Look through the listing below and report every line that contains "terms".

• [DATA SUPPLIED]:
((
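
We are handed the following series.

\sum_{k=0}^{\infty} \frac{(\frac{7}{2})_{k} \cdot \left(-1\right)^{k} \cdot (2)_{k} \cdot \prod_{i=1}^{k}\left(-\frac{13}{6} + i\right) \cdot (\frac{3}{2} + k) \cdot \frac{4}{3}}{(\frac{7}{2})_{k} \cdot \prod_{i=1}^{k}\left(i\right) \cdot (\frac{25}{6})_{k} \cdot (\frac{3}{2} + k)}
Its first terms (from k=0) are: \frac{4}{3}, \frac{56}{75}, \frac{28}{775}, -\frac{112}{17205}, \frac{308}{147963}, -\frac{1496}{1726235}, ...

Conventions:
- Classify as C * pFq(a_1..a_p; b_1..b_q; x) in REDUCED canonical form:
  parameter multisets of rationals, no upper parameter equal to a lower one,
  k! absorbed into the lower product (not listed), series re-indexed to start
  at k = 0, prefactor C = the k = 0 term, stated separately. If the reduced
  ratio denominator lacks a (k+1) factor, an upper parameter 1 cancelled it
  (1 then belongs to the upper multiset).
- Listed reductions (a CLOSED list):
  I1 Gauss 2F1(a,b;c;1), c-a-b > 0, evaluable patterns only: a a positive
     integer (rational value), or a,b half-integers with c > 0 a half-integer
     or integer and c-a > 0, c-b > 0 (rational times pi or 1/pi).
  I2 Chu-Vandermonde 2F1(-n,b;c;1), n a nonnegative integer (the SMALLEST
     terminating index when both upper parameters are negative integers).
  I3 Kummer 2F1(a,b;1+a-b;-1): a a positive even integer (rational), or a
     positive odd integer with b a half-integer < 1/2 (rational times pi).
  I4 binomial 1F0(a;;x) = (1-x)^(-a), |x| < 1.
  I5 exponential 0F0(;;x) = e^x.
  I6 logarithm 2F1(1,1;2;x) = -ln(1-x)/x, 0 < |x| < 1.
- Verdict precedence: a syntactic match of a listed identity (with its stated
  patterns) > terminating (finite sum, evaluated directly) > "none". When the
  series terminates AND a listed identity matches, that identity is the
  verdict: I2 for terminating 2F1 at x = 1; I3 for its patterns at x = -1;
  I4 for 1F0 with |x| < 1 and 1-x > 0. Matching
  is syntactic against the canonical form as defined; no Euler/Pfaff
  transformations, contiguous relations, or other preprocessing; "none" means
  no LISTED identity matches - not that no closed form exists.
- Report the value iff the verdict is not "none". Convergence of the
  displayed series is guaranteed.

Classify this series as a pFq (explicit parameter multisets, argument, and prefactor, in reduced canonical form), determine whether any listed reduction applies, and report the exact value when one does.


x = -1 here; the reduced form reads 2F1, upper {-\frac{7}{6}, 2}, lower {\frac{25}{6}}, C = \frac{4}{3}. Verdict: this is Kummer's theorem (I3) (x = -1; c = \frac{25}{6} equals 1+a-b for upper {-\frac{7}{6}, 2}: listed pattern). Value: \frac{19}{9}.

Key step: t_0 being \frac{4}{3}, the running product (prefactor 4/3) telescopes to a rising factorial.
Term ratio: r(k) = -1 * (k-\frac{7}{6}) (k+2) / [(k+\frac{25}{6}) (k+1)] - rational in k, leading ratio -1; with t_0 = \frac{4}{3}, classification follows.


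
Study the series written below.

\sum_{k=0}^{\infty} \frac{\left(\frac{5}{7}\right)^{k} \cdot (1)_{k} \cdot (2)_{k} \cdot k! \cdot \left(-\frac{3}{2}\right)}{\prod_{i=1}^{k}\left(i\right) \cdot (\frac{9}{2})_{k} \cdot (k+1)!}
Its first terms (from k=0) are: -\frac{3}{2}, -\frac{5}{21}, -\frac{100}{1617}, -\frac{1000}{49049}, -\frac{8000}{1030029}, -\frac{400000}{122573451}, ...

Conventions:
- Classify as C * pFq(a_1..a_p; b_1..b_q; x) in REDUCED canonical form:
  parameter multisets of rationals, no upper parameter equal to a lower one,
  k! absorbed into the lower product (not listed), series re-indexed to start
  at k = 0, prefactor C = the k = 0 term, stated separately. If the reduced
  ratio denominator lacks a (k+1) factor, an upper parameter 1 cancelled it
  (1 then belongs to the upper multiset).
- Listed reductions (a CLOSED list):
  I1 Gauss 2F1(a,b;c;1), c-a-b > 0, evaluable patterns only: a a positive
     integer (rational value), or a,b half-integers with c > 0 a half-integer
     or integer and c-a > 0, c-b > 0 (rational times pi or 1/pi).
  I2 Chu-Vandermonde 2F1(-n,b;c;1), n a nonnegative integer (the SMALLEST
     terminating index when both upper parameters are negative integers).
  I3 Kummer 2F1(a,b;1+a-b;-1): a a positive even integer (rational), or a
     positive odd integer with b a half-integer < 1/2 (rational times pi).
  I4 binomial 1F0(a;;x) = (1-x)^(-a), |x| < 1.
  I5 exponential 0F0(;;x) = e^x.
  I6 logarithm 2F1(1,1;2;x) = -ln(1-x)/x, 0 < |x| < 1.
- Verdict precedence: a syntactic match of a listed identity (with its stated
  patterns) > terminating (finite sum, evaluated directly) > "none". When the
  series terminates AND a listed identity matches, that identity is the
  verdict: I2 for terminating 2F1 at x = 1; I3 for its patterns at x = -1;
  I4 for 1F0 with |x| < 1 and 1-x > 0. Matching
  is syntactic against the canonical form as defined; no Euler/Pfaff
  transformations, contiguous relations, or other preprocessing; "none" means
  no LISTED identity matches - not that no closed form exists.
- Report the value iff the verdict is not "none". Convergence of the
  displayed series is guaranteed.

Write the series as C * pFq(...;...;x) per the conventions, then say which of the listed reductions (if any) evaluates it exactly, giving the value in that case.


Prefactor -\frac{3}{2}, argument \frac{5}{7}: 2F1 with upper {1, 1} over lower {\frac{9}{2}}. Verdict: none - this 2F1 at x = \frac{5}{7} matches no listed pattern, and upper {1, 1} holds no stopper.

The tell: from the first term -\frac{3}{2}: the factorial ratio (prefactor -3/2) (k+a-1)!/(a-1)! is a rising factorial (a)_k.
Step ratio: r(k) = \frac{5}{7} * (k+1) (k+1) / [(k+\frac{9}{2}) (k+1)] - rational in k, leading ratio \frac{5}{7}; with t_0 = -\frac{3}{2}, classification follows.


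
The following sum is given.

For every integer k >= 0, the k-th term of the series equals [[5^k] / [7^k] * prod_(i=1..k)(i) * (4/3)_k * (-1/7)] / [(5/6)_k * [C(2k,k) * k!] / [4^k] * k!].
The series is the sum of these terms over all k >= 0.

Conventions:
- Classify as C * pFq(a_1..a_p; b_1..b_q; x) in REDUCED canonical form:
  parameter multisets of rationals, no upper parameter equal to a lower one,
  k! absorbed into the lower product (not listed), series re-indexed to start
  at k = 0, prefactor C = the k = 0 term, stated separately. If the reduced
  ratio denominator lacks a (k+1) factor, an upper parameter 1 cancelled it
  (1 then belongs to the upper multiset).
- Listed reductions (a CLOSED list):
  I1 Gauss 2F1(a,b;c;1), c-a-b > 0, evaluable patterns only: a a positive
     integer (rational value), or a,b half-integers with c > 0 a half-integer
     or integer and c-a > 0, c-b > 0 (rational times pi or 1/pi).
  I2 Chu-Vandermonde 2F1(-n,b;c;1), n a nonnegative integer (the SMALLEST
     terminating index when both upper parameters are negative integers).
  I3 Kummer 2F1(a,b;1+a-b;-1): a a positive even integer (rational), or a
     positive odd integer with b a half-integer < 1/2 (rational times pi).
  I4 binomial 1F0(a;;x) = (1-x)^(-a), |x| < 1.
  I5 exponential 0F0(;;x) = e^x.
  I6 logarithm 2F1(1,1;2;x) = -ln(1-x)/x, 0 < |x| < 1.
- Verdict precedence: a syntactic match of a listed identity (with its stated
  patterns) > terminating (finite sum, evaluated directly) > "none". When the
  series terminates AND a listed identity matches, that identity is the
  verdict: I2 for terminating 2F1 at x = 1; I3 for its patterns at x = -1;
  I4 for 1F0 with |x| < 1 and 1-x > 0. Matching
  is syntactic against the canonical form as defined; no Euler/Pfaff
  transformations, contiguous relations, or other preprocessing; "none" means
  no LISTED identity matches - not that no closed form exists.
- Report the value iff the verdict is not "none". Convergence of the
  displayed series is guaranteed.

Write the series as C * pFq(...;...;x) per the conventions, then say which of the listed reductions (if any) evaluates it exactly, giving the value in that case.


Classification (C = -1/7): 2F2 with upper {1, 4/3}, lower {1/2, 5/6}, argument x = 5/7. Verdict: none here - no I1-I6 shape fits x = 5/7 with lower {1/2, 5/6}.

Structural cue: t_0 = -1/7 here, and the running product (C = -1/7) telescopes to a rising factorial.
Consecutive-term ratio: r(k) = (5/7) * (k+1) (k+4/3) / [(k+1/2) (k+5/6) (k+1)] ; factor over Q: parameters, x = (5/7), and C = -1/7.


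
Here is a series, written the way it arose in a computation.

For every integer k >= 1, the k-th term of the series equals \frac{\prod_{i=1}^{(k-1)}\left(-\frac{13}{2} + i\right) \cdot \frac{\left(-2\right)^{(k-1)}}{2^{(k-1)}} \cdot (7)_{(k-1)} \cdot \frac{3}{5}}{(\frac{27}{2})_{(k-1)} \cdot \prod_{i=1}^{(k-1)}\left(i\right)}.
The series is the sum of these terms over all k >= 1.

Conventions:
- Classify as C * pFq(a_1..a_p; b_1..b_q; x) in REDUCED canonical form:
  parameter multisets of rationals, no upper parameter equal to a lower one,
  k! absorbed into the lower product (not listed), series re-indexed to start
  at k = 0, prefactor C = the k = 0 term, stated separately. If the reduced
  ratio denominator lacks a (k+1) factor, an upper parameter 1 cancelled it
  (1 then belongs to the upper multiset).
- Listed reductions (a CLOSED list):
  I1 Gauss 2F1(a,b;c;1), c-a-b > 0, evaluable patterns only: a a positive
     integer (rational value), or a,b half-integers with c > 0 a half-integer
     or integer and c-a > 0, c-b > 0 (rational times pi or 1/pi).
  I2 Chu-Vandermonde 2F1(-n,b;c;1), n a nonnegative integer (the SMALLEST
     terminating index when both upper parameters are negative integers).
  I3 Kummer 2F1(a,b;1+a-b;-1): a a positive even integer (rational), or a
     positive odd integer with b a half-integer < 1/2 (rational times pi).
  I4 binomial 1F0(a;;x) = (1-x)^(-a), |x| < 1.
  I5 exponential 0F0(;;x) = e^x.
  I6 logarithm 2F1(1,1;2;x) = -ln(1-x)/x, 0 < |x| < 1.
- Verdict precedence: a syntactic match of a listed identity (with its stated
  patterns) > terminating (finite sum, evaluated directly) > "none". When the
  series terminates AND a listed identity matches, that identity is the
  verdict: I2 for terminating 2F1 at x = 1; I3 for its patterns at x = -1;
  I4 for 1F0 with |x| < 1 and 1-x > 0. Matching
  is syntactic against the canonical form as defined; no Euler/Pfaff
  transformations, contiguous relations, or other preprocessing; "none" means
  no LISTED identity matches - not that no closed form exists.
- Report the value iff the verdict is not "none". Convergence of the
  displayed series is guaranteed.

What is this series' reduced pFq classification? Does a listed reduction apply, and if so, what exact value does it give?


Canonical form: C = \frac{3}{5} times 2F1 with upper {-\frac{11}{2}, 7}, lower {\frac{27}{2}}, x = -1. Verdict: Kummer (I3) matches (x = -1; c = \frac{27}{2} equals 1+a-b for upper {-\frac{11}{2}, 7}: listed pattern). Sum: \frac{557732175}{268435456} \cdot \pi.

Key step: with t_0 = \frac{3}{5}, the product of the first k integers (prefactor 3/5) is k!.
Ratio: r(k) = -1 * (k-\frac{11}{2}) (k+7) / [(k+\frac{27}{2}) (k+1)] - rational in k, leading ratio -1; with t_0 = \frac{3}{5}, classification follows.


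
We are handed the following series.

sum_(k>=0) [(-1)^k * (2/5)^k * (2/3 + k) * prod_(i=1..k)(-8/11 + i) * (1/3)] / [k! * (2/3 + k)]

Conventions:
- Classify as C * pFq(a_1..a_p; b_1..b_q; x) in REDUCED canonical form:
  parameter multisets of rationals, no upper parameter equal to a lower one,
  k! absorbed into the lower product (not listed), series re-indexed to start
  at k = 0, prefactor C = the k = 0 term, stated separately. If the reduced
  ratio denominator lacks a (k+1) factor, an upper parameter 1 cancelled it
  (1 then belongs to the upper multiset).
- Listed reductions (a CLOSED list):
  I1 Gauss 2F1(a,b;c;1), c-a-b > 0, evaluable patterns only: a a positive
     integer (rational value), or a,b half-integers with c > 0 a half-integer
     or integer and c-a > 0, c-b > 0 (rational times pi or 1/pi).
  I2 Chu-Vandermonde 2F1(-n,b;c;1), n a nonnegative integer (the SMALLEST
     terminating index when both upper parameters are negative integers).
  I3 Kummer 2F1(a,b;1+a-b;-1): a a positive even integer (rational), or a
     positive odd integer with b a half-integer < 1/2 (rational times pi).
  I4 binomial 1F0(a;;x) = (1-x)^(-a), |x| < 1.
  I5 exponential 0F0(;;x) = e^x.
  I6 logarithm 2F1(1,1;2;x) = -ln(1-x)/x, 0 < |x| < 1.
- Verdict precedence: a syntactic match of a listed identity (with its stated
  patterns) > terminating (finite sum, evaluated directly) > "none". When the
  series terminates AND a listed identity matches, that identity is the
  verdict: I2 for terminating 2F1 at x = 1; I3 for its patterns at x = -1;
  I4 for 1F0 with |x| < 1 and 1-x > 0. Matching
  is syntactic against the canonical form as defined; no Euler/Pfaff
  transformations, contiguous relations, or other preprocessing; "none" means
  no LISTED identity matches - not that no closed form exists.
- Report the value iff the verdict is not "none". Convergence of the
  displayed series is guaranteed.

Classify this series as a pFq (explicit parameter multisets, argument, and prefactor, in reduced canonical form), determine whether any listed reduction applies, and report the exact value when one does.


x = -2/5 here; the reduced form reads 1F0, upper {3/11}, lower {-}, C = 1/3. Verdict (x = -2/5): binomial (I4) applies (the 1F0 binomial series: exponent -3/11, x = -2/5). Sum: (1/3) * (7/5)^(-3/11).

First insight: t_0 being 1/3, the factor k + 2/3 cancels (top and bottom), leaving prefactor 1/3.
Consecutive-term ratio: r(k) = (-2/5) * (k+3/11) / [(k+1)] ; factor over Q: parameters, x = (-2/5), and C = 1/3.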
))
• [YOUR SOLUTION]:
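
Its first terms (from k=0) are: \frac{4}{3}, \frac{56}{75}, \frac{28}{775}, -\frac{112}{17205}, \frac{308}{147963}, -\frac{1496}{1726235}, ...
Its first terms (from k=0) are: -\frac{3}{2}, -\frac{5}{21}, -\frac{100}{1617}, -\frac{1000}{49049}, -\frac{8000}{1030029}, -\frac{400000}{122573451}, ...
The series is the sum of these terms over all k >= 0.
The series is the sum of these terms over all k >= 1.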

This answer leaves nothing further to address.